** Work item **
Output exactly those lines of the data that lie between the line containing "4. Pipette 50" and the final line, both ends counted.

#### Data to use ####

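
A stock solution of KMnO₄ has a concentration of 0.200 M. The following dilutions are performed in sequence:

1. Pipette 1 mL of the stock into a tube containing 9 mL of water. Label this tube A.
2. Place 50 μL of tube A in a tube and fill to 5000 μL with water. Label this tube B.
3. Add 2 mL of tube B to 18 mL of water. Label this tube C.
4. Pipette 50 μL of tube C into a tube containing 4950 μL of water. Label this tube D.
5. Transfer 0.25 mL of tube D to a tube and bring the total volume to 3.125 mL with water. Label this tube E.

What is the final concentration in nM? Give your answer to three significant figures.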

####

** Task response **
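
4. Pipette 50 μL of tube C into a tube containing 4950 μL of water. Label this tube D.
5. Transfer 0.25 mL of tube D to a tube and bring the total volume to 3.125 mL with water. Label this tube E.

What is the final concentration in nM? Give your answer to three significant figures.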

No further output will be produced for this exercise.